• **Given data**:
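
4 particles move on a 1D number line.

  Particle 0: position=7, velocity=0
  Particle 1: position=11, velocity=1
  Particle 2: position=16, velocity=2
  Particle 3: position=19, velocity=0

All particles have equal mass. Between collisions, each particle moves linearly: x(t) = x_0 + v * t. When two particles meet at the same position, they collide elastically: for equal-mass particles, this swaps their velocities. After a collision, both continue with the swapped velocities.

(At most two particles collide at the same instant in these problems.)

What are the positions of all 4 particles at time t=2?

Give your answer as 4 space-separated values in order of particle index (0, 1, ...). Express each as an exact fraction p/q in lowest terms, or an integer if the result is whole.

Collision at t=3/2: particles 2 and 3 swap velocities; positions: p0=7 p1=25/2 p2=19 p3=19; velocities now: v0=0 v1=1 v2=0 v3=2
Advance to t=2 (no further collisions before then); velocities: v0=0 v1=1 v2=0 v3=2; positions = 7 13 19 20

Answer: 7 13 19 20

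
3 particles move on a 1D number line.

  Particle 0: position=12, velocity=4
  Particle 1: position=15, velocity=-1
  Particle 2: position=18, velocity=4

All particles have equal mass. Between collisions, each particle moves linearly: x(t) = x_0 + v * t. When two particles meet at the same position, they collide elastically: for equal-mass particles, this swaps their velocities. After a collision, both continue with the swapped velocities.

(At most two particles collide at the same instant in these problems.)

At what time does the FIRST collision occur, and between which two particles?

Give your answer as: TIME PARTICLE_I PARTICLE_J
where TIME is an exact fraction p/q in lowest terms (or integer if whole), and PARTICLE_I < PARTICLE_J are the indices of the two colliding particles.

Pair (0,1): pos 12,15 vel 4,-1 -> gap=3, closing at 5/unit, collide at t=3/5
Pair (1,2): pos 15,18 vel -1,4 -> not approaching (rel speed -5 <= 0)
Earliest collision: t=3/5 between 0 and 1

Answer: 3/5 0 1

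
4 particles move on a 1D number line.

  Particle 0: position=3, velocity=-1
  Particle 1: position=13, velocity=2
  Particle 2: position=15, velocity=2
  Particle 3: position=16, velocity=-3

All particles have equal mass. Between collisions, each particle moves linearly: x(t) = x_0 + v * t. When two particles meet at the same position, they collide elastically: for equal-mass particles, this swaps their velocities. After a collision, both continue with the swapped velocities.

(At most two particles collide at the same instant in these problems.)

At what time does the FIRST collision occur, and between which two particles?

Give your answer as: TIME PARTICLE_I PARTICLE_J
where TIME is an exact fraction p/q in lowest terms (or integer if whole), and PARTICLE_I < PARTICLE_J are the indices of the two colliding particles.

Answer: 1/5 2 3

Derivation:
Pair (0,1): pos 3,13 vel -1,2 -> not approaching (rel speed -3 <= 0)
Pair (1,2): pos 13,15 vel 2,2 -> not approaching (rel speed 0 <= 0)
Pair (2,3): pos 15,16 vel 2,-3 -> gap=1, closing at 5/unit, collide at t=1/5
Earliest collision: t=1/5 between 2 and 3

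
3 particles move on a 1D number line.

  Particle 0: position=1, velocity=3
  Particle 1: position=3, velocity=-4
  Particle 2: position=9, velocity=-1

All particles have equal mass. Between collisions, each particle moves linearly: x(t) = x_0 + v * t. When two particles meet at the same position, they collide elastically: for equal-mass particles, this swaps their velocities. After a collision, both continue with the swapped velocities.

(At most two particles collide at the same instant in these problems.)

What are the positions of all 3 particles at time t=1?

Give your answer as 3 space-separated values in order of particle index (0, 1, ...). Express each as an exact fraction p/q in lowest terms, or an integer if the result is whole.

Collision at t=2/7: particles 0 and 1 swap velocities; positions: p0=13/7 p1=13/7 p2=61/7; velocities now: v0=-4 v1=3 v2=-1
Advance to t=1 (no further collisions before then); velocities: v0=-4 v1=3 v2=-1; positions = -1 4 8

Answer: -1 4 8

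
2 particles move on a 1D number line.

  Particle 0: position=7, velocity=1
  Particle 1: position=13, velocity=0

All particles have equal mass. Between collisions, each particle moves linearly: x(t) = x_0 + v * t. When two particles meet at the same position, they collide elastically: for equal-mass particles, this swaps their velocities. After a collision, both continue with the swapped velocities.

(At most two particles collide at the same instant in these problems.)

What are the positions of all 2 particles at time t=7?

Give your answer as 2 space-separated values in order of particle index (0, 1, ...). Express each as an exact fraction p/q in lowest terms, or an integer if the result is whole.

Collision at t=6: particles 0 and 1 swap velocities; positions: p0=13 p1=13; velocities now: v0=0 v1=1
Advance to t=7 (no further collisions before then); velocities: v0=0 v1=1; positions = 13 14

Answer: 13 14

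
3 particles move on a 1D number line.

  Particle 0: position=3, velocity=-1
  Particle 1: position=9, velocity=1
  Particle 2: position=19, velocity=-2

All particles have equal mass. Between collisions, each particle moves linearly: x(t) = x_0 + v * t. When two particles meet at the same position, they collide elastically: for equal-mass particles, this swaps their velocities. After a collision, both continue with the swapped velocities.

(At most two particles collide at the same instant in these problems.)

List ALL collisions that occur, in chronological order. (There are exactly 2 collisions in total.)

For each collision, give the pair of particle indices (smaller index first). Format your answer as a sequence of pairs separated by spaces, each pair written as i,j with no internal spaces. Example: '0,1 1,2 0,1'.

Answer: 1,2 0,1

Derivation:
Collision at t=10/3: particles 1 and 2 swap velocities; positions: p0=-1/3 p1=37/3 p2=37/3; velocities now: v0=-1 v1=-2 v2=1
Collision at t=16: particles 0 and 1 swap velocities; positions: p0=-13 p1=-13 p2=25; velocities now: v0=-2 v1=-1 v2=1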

---

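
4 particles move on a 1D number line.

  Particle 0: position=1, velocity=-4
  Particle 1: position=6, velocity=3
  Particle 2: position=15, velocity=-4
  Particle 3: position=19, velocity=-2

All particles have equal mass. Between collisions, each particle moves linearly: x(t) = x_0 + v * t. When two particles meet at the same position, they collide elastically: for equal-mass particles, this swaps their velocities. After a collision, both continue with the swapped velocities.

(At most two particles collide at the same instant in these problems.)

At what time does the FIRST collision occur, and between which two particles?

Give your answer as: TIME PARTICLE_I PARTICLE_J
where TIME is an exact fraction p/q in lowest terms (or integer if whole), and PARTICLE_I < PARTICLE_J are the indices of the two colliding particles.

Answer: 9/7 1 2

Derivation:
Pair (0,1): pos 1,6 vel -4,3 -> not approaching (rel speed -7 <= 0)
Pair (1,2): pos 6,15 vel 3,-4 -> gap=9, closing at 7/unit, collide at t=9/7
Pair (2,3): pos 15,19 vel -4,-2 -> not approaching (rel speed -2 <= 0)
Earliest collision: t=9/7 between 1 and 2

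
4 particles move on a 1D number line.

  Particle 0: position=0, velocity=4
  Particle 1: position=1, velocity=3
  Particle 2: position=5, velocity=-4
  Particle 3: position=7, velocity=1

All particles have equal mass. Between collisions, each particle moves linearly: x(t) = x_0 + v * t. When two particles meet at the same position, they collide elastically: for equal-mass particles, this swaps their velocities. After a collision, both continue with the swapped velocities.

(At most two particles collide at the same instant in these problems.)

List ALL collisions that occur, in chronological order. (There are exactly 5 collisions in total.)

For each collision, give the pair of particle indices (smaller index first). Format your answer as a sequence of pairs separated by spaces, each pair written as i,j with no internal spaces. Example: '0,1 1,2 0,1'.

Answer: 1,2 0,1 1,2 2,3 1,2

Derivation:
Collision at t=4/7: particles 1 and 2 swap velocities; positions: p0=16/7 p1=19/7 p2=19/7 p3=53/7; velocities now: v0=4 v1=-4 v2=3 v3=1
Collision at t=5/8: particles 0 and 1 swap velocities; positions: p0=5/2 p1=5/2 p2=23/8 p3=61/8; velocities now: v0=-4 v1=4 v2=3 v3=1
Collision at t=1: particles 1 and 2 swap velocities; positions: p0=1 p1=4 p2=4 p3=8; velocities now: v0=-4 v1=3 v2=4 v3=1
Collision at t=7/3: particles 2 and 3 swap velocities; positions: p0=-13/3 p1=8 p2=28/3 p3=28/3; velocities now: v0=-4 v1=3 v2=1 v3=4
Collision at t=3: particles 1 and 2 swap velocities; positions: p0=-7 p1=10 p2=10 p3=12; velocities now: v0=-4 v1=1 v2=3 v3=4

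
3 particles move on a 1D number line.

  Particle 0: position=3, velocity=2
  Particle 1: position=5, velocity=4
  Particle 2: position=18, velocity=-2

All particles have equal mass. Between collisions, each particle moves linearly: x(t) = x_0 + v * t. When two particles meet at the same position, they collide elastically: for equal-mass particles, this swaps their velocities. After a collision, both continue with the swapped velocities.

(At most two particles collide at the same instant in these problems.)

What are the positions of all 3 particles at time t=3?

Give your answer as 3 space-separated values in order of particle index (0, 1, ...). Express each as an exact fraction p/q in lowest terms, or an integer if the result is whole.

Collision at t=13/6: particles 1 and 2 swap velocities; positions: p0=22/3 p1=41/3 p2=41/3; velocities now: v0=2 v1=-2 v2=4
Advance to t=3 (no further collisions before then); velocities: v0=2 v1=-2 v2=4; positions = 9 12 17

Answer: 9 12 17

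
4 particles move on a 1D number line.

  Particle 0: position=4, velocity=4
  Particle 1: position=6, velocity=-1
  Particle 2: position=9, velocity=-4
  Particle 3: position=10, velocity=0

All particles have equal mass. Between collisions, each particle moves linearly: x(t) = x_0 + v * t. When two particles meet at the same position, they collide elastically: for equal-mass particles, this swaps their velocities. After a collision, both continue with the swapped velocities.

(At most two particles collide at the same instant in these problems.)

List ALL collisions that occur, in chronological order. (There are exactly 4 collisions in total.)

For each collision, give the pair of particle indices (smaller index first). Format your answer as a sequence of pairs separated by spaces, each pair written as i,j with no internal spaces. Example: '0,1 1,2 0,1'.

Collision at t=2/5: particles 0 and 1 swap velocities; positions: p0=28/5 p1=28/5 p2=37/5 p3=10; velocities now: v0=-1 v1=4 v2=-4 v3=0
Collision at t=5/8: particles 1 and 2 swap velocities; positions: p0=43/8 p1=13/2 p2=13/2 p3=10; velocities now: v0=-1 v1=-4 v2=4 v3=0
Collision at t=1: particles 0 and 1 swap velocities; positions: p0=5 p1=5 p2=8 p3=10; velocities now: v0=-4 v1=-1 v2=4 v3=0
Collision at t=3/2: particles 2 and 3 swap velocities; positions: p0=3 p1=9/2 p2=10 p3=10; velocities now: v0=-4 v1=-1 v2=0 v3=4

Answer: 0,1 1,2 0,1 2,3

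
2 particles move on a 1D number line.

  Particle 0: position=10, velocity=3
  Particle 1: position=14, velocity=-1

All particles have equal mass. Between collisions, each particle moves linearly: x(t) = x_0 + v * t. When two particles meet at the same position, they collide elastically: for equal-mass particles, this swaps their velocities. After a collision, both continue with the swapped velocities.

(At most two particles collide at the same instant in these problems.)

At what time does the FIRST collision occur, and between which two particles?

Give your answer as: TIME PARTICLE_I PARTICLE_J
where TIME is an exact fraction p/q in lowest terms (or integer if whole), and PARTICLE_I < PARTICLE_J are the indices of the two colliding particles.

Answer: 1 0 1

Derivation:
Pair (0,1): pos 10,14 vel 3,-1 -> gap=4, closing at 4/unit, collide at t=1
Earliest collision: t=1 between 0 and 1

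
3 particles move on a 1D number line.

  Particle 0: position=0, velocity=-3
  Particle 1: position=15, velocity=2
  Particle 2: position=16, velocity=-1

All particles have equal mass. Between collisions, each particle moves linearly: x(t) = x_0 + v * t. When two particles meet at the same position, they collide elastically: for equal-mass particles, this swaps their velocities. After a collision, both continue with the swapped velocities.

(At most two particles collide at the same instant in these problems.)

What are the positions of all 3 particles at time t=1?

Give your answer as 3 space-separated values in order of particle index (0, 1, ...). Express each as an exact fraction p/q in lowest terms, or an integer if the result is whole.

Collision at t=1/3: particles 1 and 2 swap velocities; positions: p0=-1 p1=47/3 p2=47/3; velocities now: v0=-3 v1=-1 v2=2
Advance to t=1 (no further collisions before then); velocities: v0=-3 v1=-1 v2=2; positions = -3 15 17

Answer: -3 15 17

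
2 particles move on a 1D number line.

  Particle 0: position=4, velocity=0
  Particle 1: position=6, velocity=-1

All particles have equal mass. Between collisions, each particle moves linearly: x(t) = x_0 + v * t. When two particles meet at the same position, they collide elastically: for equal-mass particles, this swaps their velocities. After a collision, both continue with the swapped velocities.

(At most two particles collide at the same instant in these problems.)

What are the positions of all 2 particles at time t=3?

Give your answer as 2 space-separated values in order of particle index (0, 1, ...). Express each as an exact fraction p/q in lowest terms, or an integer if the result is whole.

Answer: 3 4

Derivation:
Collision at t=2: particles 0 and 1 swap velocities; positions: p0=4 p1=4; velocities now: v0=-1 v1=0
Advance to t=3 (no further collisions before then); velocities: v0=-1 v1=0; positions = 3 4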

• **What this task involves**: An exact copy of the lines above, from the one containing "Particle 2: position=5, velocity=-4" through the one containing "Particle 3: position=7, velocity=1", is the whole of the answer.

• **Your solution**:
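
  Particle 2: position=5, velocity=-4
  Particle 3: position=7, velocity=1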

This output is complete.